_Dataset content_
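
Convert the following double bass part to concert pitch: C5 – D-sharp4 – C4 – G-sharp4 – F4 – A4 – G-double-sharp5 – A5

C4 D#3 C3 G#3 F3 A3 G##4 A4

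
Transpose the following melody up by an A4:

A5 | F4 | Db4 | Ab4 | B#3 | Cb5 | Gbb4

D#6 B4 G4 D5 E##4 F5 Cb5

An augmented fourth up from A5 gives D#6.
An augmented fourth up from F4 gives B4.
An augmented fourth up from Db4 gives G4.
Ab4: a fourth up reaches D, and 6 semitones makes it D5.
B#3 up an augmented fourth is E##4.
An augmented fourth up from Cb5 gives F5.
Gbb4 up an augmented fourth is Cb5.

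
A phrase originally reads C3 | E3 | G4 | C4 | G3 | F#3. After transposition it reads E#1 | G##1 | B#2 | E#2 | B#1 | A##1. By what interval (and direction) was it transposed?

down a diminished thirteenth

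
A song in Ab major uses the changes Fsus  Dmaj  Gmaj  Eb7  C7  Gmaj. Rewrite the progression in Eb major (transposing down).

Ab major down to Eb major is a perfect fourth; each chord root moves by that interval while the quality stays the same.
Fsus: root F down a perfect fourth → C, giving Csus.
Dmaj: root D down a perfect fourth → A, giving Amaj.
Gmaj: root G down a perfect fourth → D, giving Dmaj.
Eb7: root Eb down a perfect fourth → Bb, giving Bb7.
C7: root C down a perfect fourth → G, giving G7.
Gmaj: root G down a perfect fourth → D, giving Dmaj.

Csus Amaj Dmaj Bb7 G7 Dmaj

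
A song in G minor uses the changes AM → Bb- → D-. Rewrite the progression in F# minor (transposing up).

G minor up to F# minor is a major seventh; each chord root moves by that interval while the quality stays the same.
AM: root A up a major seventh → G#, giving G#M.
Bb-: root Bb up a major seventh → A, giving A-.
D-: root D up a major seventh → C#, giving C#-.

G#M A- C#-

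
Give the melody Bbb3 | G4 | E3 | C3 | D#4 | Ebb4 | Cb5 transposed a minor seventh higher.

Bbb3 gives Abb4
G4 gives F5
E3 gives D4
C3 gives Bb3
D#4 gives C#5
Ebb4 gives Dbb5
Cb5 gives Bbb5

Abb4 F5 D4 Bb3 C#5 Dbb5 Bbb5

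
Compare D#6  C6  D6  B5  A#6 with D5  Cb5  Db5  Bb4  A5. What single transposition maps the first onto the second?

down an augmented octave

From D#6 to D5 is 8 letter names — an octave of some quality.
D5 to D#6 is 13 semitones, which makes it an augmented octave; the second version is lower, so the direction is down.
Checking another pair — A#6 → A5 — gives the same interval.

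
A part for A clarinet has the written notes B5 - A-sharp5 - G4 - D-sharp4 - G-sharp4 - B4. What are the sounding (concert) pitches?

G#5 F##5 E4 B#3 E#4 G#4

Written C4 on the A clarinet sounds as A3, a minor third lower; apply that shift to every note.
B5 becomes G#5
A#5 becomes F##5
G4 becomes E4
D#4 becomes B#3
G#4 becomes E#4
B4 becomes G#4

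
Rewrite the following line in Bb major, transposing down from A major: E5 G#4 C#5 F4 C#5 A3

F4 A3 D4 Gb3 D4 Bb2

From A down to Bb is a major seventh; apply that to each pitch.
E5 becomes F4
G#4 becomes A3
C#5 becomes D4
F4 becomes Gb3
C#5 becomes D4
A3 becomes Bb2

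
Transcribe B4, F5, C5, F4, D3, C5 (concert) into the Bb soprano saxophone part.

C#5 G5 D5 G4 E3 D5

Written C4 sounds as Bb3 on the Bb soprano saxophone, so concert pitches are written a major second up.
B4 becomes C#5
F5 becomes G5
C5 becomes D5
F4 becomes G4
D3 becomes E3
C5 becomes D5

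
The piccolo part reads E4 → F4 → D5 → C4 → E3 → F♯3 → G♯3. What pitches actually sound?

Written C4 on the piccolo sounds as C5, a perfect octave higher; apply that shift to every note.
E4 becomes E5
F4 becomes F5
D5 becomes D6
C4 becomes C5
E3 becomes E4
F#3 becomes F#4
G#3 becomes G#4

E5 F5 D6 C5 E4 F#4 G#4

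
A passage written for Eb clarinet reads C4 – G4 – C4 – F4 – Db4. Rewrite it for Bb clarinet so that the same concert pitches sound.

F4 C5 F4 Bb4 Gb4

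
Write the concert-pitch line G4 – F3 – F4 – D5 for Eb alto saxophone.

Written C4 sounds as Eb3 on the Eb alto saxophone, so concert pitches are written a major sixth up.
G4 gives E5
F3 gives D4
F4 gives D5
D5 gives B5

E5 D4 D5 B5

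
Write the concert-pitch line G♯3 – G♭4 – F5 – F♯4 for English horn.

D#4 Db5 C6 C#5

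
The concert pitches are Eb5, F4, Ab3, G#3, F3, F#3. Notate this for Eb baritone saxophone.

C7 D6 F5 E#5 D5 D#5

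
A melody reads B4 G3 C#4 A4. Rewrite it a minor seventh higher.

A5 F4 B4 G5

B4 becomes A5
G3 becomes F4
C#4 becomes B4
A4 becomes G5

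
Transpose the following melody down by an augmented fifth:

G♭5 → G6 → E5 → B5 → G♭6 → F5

Gb5: a fifth down reaches C, and 8 semitones makes it Cbb5.
An augmented fifth down from G6 gives Cb6.
E5 down an augmented fifth is Ab4.
B5: a fifth down reaches E, and 8 semitones makes it Eb5.
Gb6 down an augmented fifth is Cbb6.
An augmented fifth down from F5 gives Bbb4.

Cbb5 Cb6 Ab4 Eb5 Cbb6 Bbb4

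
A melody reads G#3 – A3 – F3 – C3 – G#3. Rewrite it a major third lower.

G#3 gives E3
A3 gives F3
F3 gives Db3
C3 gives Ab2
G#3 gives E3

E3 F3 Db3 Ab2 E3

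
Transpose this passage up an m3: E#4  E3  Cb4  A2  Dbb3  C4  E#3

G#4 G3 Ebb4 C3 Fbb3 Eb4 G#3

E#4: a third up reaches G, and 3 semitones makes it G#4.
E3: a third up reaches G, and 3 semitones makes it G3.
Cb4: a third up reaches E, and 3 semitones makes it Ebb4.
A2 up a minor third is C3.
Dbb3: a third up reaches F, and 3 semitones makes it Fbb3.
C4: a third up reaches E, and 3 semitones makes it Eb4.
A minor third up from E#3 gives G#3.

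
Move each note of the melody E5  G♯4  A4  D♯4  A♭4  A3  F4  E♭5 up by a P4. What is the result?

A5 C#5 D5 G#4 Db5 D4 Bb4 Ab5

E5 up a perfect fourth is A5.
A perfect fourth up from G#4 gives C#5.
A4 up a perfect fourth is D5.
A perfect fourth up from D#4 gives G#4.
Ab4 up a perfect fourth is Db5.
A3: a fourth up reaches D, and 5 semitones makes it D4.
F4: a fourth up reaches B, and 5 semitones makes it Bb4.
A perfect fourth up from Eb5 gives Ab5.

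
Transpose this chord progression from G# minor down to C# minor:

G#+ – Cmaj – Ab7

G# minor down to C# minor is a perfect fifth; each chord root moves by that interval while the quality stays the same.
G#+: root G# down a perfect fifth → C#, giving C#+.
Cmaj: root C down a perfect fifth → F, giving Fmaj.
Ab7: root Ab down a perfect fifth → Db, giving Db7.

C#+ Fmaj Db7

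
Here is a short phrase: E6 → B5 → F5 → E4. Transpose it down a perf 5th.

A5 E5 Bb4 A3

E6 -> A5
B5 -> E5
F5 -> Bb4
E4 -> A3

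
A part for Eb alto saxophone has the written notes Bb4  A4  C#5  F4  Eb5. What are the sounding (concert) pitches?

Db4 C4 E4 Ab3 Gb4

Written C4 on the Eb alto saxophone sounds as Eb3, a major sixth lower; apply that shift to every note.
Bb4 → Db4
A4 → C4
C#5 → E4
F4 → Ab3
Eb5 → Gb4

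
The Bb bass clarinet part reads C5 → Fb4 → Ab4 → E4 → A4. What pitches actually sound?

Bb3 Ebb3 Gb3 D3 G3

Written C4 on the Bb bass clarinet sounds as Bb2, a major ninth lower; apply that shift to every note.
C5 to Bb3
Fb4 to Ebb3
Ab4 to Gb3
E4 to D3
A4 to G3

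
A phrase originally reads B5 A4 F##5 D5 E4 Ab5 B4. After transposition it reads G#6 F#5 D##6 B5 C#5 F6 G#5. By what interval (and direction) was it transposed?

Take the first pair: B5 → G#6. B to G spans 6 letter names, so the interval is some kind of sixth.
B5 to G#6 is 9 semitones, which makes it a major sixth; the second version is higher, so the direction is up.
Checking another pair — B4 → G#5 — gives the same interval.

up a major sixth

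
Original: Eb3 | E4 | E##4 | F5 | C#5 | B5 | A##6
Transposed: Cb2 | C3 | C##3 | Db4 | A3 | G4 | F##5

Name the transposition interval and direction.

down a major tenth

From Eb3 to Cb2 is 10 letter names — a tenth of some quality.
Cb2 to Eb3 is 16 semitones, which makes it a major tenth; the second version is lower, so the direction is down.
Checking another pair — A##6 → F##5 — gives the same interval.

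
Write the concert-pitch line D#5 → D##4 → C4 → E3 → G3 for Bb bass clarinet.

E#6 E##5 D5 F#4 A4

The Bb bass clarinet sounds a major ninth below written, so the written part must be a major ninth above concert — transpose each note up.
D#5 -> E#6
D##4 -> E##5
C4 -> D5
E3 -> F#4
G3 -> A4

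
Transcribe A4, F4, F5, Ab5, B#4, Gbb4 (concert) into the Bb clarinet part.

The Bb clarinet sounds a major second below written, so the written part must be a major second above concert — transpose each note up.
A4 gives B4
F4 gives G4
F5 gives G5
Ab5 gives Bb5
B#4 gives C##5
Gbb4 gives Abb4

B4 G4 G5 Bb5 C##5 Abb4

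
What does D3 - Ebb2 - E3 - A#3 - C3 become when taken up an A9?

D3: a ninth up reaches E, and 15 semitones makes it E#4.
Ebb2 up an augmented ninth is F3.
E3: a ninth up reaches F, and 15 semitones makes it F##4.
An augmented ninth up from A#3 gives B##4.
An augmented ninth up from C3 gives D#4.

E#4 F3 F##4 B##4 D#4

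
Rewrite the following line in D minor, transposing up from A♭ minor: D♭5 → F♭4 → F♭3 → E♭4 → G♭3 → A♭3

G5 Bb4 Bb3 A4 C4 D4

A♭ minor to D minor up is an augmented fourth, so every note moves up by that interval.
Db5 becomes G5
Fb4 becomes Bb4
Fb3 becomes Bb3
Eb4 becomes A4
Gb3 becomes C4
Ab3 becomes D4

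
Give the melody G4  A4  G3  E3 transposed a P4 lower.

D4 E4 D3 B2

G4 becomes D4
A4 becomes E4
G3 becomes D3
E3 becomes B2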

_Task requirements_
The answer must be the line containing "What does D3" and every line after it to the end of the data, each set down exactly.

_Written solution_
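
What does D3 - Ebb2 - E3 - A#3 - C3 become when taken up an A9?

D3: a ninth up reaches E, and 15 semitones makes it E#4.
Ebb2 up an augmented ninth is F3.
E3: a ninth up reaches F, and 15 semitones makes it F##4.
An augmented ninth up from A#3 gives B##4.
An augmented ninth up from C3 gives D#4.

E#4 F3 F##4 B##4 D#4

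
Rewrite the following line in D minor, transposing up from A♭ minor: D♭5 → F♭4 → F♭3 → E♭4 → G♭3 → A♭3

G5 Bb4 Bb3 A4 C4 D4

A♭ minor to D minor up is an augmented fourth, so every note moves up by that interval.
Db5 becomes G5
Fb4 becomes Bb4
Fb3 becomes Bb3
Eb4 becomes A4
Gb3 becomes C4
Ab3 becomes D4

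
Give the melody G4  A4  G3  E3 transposed a P4 lower.

D4 E4 D3 B2

G4 becomes D4
A4 becomes E4
G3 becomes D3
E3 becomes B2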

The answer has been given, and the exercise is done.